Transcribe every entry precisely, omitting nothing.

(Saved data entries)
[Start of Attachment]
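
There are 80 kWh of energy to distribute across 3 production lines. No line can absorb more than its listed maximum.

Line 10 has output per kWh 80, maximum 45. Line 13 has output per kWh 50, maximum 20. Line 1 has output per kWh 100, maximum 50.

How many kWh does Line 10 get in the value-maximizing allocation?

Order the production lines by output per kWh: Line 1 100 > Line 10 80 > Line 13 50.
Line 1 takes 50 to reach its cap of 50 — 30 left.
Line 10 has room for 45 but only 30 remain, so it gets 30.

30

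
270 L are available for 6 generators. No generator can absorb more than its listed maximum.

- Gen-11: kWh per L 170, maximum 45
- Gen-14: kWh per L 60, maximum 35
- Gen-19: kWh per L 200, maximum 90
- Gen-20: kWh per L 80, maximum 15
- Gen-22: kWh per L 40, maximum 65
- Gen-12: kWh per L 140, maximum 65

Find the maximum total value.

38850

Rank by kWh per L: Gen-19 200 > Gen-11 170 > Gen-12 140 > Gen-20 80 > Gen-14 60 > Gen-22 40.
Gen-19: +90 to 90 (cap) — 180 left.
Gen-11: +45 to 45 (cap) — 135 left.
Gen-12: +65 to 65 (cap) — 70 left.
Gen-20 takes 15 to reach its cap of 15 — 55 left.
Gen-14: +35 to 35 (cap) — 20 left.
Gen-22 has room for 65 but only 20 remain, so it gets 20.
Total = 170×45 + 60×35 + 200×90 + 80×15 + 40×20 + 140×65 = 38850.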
[End of Attachment]
# EXPECTED ANSWER
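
There are 80 kWh of energy to distribute across 3 production lines. No line can absorb more than its listed maximum.

Line 10 has output per kWh 80, maximum 45. Line 13 has output per kWh 50, maximum 20. Line 1 has output per kWh 100, maximum 50.

How many kWh does Line 10 get in the value-maximizing allocation?

Order the production lines by output per kWh: Line 1 100 > Line 10 80 > Line 13 50.
Line 1 takes 50 to reach its cap of 50 — 30 left.
Line 10 has room for 45 but only 30 remain, so it gets 30.

30

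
270 L are available for 6 generators. No generator can absorb more than its listed maximum.

- Gen-11: kWh per L 170, maximum 45
- Gen-14: kWh per L 60, maximum 35
- Gen-19: kWh per L 200, maximum 90
- Gen-20: kWh per L 80, maximum 15
- Gen-22: kWh per L 40, maximum 65
- Gen-12: kWh per L 140, maximum 65

Find the maximum total value.

38850

Rank by kWh per L: Gen-19 200 > Gen-11 170 > Gen-12 140 > Gen-20 80 > Gen-14 60 > Gen-22 40.
Gen-19: +90 to 90 (cap) — 180 left.
Gen-11: +45 to 45 (cap) — 135 left.
Gen-12: +65 to 65 (cap) — 70 left.
Gen-20 takes 15 to reach its cap of 15 — 55 left.
Gen-14: +35 to 35 (cap) — 20 left.
Gen-22 has room for 65 but only 20 remain, so it gets 20.
Total = 170×45 + 60×35 + 200×90 + 80×15 + 40×20 + 140×65 = 38850.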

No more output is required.